§ **WORK REQUIRED**
For this exercise, print all of the entries exactly as given.
····················
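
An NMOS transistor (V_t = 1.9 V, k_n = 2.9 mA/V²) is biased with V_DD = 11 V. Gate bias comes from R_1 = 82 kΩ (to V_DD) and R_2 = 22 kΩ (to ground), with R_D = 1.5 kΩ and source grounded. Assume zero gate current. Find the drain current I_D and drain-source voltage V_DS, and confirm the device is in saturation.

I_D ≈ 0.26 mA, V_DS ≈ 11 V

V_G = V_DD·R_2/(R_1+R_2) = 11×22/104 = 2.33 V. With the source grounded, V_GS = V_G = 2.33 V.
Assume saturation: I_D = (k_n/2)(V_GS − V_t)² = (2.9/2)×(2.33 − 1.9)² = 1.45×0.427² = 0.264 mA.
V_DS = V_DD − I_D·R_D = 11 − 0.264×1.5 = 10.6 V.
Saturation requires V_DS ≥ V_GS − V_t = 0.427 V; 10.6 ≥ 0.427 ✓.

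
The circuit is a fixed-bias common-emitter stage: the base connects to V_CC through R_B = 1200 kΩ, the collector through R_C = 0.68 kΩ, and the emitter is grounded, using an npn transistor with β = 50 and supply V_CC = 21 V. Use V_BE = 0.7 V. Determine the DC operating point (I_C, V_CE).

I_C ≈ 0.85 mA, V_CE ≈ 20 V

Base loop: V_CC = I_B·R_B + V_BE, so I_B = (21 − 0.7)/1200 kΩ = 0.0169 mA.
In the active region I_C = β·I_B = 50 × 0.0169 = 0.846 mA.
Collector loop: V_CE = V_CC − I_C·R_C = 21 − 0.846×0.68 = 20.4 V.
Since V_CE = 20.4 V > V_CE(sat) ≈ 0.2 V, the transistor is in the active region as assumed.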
····················
§ **EXERCISE RESPONSE**
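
An NMOS transistor (V_t = 1.9 V, k_n = 2.9 mA/V²) is biased with V_DD = 11 V. Gate bias comes from R_1 = 82 kΩ (to V_DD) and R_2 = 22 kΩ (to ground), with R_D = 1.5 kΩ and source grounded. Assume zero gate current. Find the drain current I_D and drain-source voltage V_DS, and confirm the device is in saturation.

I_D ≈ 0.26 mA, V_DS ≈ 11 V

V_G = V_DD·R_2/(R_1+R_2) = 11×22/104 = 2.33 V. With the source grounded, V_GS = V_G = 2.33 V.
Assume saturation: I_D = (k_n/2)(V_GS − V_t)² = (2.9/2)×(2.33 − 1.9)² = 1.45×0.427² = 0.264 mA.
V_DS = V_DD − I_D·R_D = 11 − 0.264×1.5 = 10.6 V.
Saturation requires V_DS ≥ V_GS − V_t = 0.427 V; 10.6 ≥ 0.427 ✓.

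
The circuit is a fixed-bias common-emitter stage: the base connects to V_CC through R_B = 1200 kΩ, the collector through R_C = 0.68 kΩ, and the emitter is grounded, using an npn transistor with β = 50 and supply V_CC = 21 V. Use V_BE = 0.7 V. Determine the DC operating point (I_C, V_CE).

I_C ≈ 0.85 mA, V_CE ≈ 20 V

Base loop: V_CC = I_B·R_B + V_BE, so I_B = (21 − 0.7)/1200 kΩ = 0.0169 mA.
In the active region I_C = β·I_B = 50 × 0.0169 = 0.846 mA.
Collector loop: V_CE = V_CC − I_C·R_C = 21 − 0.846×0.68 = 20.4 V.
Since V_CE = 20.4 V > V_CE(sat) ≈ 0.2 V, the transistor is in the active region as assumed.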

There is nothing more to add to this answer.